EXERCISE DATA =
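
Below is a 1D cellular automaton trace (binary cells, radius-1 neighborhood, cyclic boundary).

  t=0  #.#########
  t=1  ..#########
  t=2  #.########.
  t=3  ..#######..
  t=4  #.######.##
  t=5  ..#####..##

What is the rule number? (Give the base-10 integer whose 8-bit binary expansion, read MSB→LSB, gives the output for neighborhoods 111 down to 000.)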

WORK REQUEST =
Return all data verbatim.

EXPECTED ANSWER =
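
Below is a 1D cellular automaton trace (binary cells, radius-1 neighborhood, cyclic boundary).

  t=0  #.#########
  t=1  ..#########
  t=2  #.########.
  t=3  ..#######..
  t=4  #.######.##
  t=5  ..#####..##

What is the rule number? (Give the base-10 integer whose 8-bit binary expansion, read MSB→LSB, gives the output for neighborhoods 111 down to 000.)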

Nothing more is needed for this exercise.